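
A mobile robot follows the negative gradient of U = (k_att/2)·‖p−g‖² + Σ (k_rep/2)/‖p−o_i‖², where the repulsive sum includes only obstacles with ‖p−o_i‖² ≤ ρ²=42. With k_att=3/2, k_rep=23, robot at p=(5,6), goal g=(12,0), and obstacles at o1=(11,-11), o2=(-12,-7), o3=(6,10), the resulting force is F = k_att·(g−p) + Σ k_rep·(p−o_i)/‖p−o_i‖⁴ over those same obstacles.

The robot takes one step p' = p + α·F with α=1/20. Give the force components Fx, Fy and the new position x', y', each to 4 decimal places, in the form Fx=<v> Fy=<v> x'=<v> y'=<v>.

Fx=10.4204 Fy=-9.3183 x'=5.5210 y'=5.5341

F_att = 3/2·(g−p) = 3/2·(7,-6) = (10.5000,-9.0000)
o1: d²=325 > ρ²=42 → inactive
o2: d²=458 > ρ²=42 → inactive
o3: d²=17 ≤ ρ²=42; F_rep = 23·(-1,-4)/17² = (-0.0796,-0.3183)
F = F_att + ΣF_rep = (10.4204,-9.3183)
p' = p + 1/20·F = (5.5210,5.5341)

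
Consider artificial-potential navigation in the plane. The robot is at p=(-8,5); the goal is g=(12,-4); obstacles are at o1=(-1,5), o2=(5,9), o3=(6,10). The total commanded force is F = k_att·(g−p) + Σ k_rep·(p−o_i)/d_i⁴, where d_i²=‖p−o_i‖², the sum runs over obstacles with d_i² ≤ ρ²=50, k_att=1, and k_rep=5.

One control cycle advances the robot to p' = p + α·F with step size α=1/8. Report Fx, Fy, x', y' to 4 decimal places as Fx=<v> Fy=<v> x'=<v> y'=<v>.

F_att = 1·(g−p) = 1·(20,-9) = (20.0000,-9.0000)
o1: d²=49 ≤ ρ²=50; F_rep = 5·(-7,0)/49² = (-0.0146,0.0000)
o2: d²=185 > ρ²=50 → inactive
o3: d²=221 > ρ²=50 → inactive
F = F_att + ΣF_rep = (19.9854,-9.0000)
p' = p + 1/8·F = (-5.5018,3.8750)

Fx=19.9854 Fy=-9.0000 x'=-5.5018 y'=3.8750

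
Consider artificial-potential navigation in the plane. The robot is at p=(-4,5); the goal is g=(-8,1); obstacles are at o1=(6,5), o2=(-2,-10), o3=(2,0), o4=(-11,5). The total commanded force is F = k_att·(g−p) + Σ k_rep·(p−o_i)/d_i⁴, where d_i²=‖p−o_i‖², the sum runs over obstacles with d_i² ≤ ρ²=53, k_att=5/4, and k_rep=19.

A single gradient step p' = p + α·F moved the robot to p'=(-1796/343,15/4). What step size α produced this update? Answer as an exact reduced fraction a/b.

F_att = 5/4·(g−p) = 5/4·(-4,-4) = (-5.0000,-5.0000)
o1: d²=100 > ρ²=53 → inactive
o2: d²=229 > ρ²=53 → inactive
o3: d²=61 > ρ²=53 → inactive
o4: d²=49 ≤ ρ²=53; F_rep = 19·(7,0)/49² = (0.0554,0.0000)
F = F_att + ΣF_rep = (-4.9446,-5.0000)
Δp = p'−p = (-1.2362,-1.2500); α = Δx/Fx = (-424/343) / (-1696/343) = 1/4
check: Δy/Fy = (-5/4) / (-5) = 1/4 ✓

α = 1/4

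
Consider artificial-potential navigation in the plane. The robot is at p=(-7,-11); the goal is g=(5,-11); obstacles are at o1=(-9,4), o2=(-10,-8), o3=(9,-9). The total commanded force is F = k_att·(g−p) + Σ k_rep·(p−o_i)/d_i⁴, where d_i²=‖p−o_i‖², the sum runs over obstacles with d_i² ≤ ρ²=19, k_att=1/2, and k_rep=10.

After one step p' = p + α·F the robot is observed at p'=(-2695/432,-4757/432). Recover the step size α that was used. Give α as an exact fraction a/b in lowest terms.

α = 1/8

F_att = 1/2·(g−p) = 1/2·(12,0) = (6.0000,0.0000)
o1: d²=229 > ρ²=19 → inactive
o2: d²=18 ≤ ρ²=19; F_rep = 10·(3,-3)/18² = (0.0926,-0.0926)
o3: d²=260 > ρ²=19 → inactive
F = F_att + ΣF_rep = (6.0926,-0.0926)
Δp = p'−p = (0.7616,-0.0116); α = Δx/Fx = (329/432) / (329/54) = 1/8
check: Δy/Fy = (-5/432) / (-5/54) = 1/8 ✓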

::::::

## Assignment
The lines above need to be restated word for word, all of them.

## Solution to this task
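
A mobile robot follows the negative gradient of U = (k_att/2)·‖p−g‖² + Σ (k_rep/2)/‖p−o_i‖², where the repulsive sum includes only obstacles with ‖p−o_i‖² ≤ ρ²=42. With k_att=3/2, k_rep=23, robot at p=(5,6), goal g=(12,0), and obstacles at o1=(11,-11), o2=(-12,-7), o3=(6,10), the resulting force is F = k_att·(g−p) + Σ k_rep·(p−o_i)/‖p−o_i‖⁴ over those same obstacles.

The robot takes one step p' = p + α·F with α=1/20. Give the force components Fx, Fy and the new position x', y', each to 4 decimal places, in the form Fx=<v> Fy=<v> x'=<v> y'=<v>.

Fx=10.4204 Fy=-9.3183 x'=5.5210 y'=5.5341

F_att = 3/2·(g−p) = 3/2·(7,-6) = (10.5000,-9.0000)
o1: d²=325 > ρ²=42 → inactive
o2: d²=458 > ρ²=42 → inactive
o3: d²=17 ≤ ρ²=42; F_rep = 23·(-1,-4)/17² = (-0.0796,-0.3183)
F = F_att + ΣF_rep = (10.4204,-9.3183)
p' = p + 1/20·F = (5.5210,5.5341)

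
Consider artificial-potential navigation in the plane. The robot is at p=(-8,5); the goal is g=(12,-4); obstacles are at o1=(-1,5), o2=(5,9), o3=(6,10). The total commanded force is F = k_att·(g−p) + Σ k_rep·(p−o_i)/d_i⁴, where d_i²=‖p−o_i‖², the sum runs over obstacles with d_i² ≤ ρ²=50, k_att=1, and k_rep=5.

One control cycle advances the robot to p' = p + α·F with step size α=1/8. Report Fx, Fy, x', y' to 4 decimal places as Fx=<v> Fy=<v> x'=<v> y'=<v>.

F_att = 1·(g−p) = 1·(20,-9) = (20.0000,-9.0000)
o1: d²=49 ≤ ρ²=50; F_rep = 5·(-7,0)/49² = (-0.0146,0.0000)
o2: d²=185 > ρ²=50 → inactive
o3: d²=221 > ρ²=50 → inactive
F = F_att + ΣF_rep = (19.9854,-9.0000)
p' = p + 1/8·F = (-5.5018,3.8750)

Fx=19.9854 Fy=-9.0000 x'=-5.5018 y'=3.8750

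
Consider artificial-potential navigation in the plane. The robot is at p=(-4,5); the goal is g=(-8,1); obstacles are at o1=(6,5), o2=(-2,-10), o3=(2,0), o4=(-11,5). The total commanded force is F = k_att·(g−p) + Σ k_rep·(p−o_i)/d_i⁴, where d_i²=‖p−o_i‖², the sum runs over obstacles with d_i² ≤ ρ²=53, k_att=5/4, and k_rep=19.

A single gradient step p' = p + α·F moved the robot to p'=(-1796/343,15/4). What step size α produced this update? Answer as an exact reduced fraction a/b.

F_att = 5/4·(g−p) = 5/4·(-4,-4) = (-5.0000,-5.0000)
o1: d²=100 > ρ²=53 → inactive
o2: d²=229 > ρ²=53 → inactive
o3: d²=61 > ρ²=53 → inactive
o4: d²=49 ≤ ρ²=53; F_rep = 19·(7,0)/49² = (0.0554,0.0000)
F = F_att + ΣF_rep = (-4.9446,-5.0000)
Δp = p'−p = (-1.2362,-1.2500); α = Δx/Fx = (-424/343) / (-1696/343) = 1/4
check: Δy/Fy = (-5/4) / (-5) = 1/4 ✓

α = 1/4

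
Consider artificial-potential navigation in the plane. The robot is at p=(-7,-11); the goal is g=(5,-11); obstacles are at o1=(-9,4), o2=(-10,-8), o3=(9,-9). The total commanded force is F = k_att·(g−p) + Σ k_rep·(p−o_i)/d_i⁴, where d_i²=‖p−o_i‖², the sum runs over obstacles with d_i² ≤ ρ²=19, k_att=1/2, and k_rep=10.

After one step p' = p + α·F the robot is observed at p'=(-2695/432,-4757/432). Recover the step size α that was used. Give α as an exact fraction a/b in lowest terms.

α = 1/8

F_att = 1/2·(g−p) = 1/2·(12,0) = (6.0000,0.0000)
o1: d²=229 > ρ²=19 → inactive
o2: d²=18 ≤ ρ²=19; F_rep = 10·(3,-3)/18² = (0.0926,-0.0926)
o3: d²=260 > ρ²=19 → inactive
F = F_att + ΣF_rep = (6.0926,-0.0926)
Δp = p'−p = (0.7616,-0.0116); α = Δx/Fx = (329/432) / (329/54) = 1/8
check: Δy/Fy = (-5/432) / (-5/54) = 1/8 ✓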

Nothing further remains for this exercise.